* **Prompt**: Repeat, exactly as written, the line with "From a tropical" and every line that follows it in the material below, ending with the last.

* **Data for processing**:
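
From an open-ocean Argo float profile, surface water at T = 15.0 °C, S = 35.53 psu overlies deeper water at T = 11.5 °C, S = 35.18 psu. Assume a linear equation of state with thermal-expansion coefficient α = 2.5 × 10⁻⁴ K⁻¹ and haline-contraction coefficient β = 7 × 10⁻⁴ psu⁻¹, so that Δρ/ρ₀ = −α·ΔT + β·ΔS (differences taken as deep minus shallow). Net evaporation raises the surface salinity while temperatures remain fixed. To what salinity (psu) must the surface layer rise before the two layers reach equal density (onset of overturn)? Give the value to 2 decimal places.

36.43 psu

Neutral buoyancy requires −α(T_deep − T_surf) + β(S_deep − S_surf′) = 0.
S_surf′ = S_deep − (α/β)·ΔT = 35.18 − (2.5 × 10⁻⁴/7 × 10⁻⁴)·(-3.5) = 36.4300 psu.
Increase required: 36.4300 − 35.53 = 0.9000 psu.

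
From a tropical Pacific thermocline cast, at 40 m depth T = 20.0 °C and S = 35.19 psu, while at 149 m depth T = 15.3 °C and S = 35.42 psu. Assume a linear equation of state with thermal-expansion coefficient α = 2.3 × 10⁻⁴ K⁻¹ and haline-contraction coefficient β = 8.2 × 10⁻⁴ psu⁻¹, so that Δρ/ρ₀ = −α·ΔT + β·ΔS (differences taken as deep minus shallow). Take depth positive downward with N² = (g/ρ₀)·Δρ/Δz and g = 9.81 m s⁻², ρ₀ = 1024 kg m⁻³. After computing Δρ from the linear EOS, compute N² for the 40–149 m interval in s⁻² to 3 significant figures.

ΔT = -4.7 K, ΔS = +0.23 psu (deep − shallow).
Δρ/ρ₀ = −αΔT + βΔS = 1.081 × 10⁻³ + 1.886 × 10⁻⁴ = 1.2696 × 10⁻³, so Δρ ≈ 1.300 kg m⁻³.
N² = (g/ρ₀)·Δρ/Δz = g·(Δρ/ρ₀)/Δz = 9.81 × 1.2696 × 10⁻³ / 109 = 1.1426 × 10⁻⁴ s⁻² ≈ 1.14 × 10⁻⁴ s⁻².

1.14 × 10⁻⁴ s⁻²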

* **Completed exercise**:
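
From a tropical Pacific thermocline cast, at 40 m depth T = 20.0 °C and S = 35.19 psu, while at 149 m depth T = 15.3 °C and S = 35.42 psu. Assume a linear equation of state with thermal-expansion coefficient α = 2.3 × 10⁻⁴ K⁻¹ and haline-contraction coefficient β = 8.2 × 10⁻⁴ psu⁻¹, so that Δρ/ρ₀ = −α·ΔT + β·ΔS (differences taken as deep minus shallow). Take depth positive downward with N² = (g/ρ₀)·Δρ/Δz and g = 9.81 m s⁻², ρ₀ = 1024 kg m⁻³. After computing Δρ from the linear EOS, compute N² for the 40–149 m interval in s⁻² to 3 significant figures.

ΔT = -4.7 K, ΔS = +0.23 psu (deep − shallow).
Δρ/ρ₀ = −αΔT + βΔS = 1.081 × 10⁻³ + 1.886 × 10⁻⁴ = 1.2696 × 10⁻³, so Δρ ≈ 1.300 kg m⁻³.
N² = (g/ρ₀)·Δρ/Δz = g·(Δρ/ρ₀)/Δz = 9.81 × 1.2696 × 10⁻³ / 109 = 1.1426 × 10⁻⁴ s⁻² ≈ 1.14 × 10⁻⁴ s⁻².

1.14 × 10⁻⁴ s⁻²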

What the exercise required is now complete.